→ YOUR TASK
Please print each of the entries below exactly.

==============================

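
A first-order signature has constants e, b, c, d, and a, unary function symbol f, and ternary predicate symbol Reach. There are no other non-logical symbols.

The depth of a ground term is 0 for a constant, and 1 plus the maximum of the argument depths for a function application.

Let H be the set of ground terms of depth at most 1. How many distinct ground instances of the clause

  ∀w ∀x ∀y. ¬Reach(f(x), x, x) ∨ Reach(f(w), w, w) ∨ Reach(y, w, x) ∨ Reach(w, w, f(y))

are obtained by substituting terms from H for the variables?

1000

Ground terms of depth ≤ 1:
  If N_k denotes the number of depth-≤k ground terms, the 5 constants give N_0 = 5, and each function symbol of arity r contributes N_{k-1}^r new terms at level k: N_k = 5 + N_{k-1}.
  N_0 = 5
  N_1 = 5 + 5 = 10
So there are 10 ground terms available for substitution.
The clause has 3 distinct variables (w, x, y), each appearing in the body. In the free term algebra distinct substitutions yield syntactically distinct ground instances.
Number of ground instances = 10^3 = 1000.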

==============================

→ EXERCISE OUTPUT
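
A first-order signature has constants e, b, c, d, and a, unary function symbol f, and ternary predicate symbol Reach. There are no other non-logical symbols.

The depth of a ground term is 0 for a constant, and 1 plus the maximum of the argument depths for a function application.

Let H be the set of ground terms of depth at most 1. How many distinct ground instances of the clause

  ∀w ∀x ∀y. ¬Reach(f(x), x, x) ∨ Reach(f(w), w, w) ∨ Reach(y, w, x) ∨ Reach(w, w, f(y))

are obtained by substituting terms from H for the variables?

1000

Ground terms of depth ≤ 1:
  If N_k denotes the number of depth-≤k ground terms, the 5 constants give N_0 = 5, and each function symbol of arity r contributes N_{k-1}^r new terms at level k: N_k = 5 + N_{k-1}.
  N_0 = 5
  N_1 = 5 + 5 = 10
So there are 10 ground terms available for substitution.
The clause has 3 distinct variables (w, x, y), each appearing in the body. In the free term algebra distinct substitutions yield syntactically distinct ground instances.
Number of ground instances = 10^3 = 1000.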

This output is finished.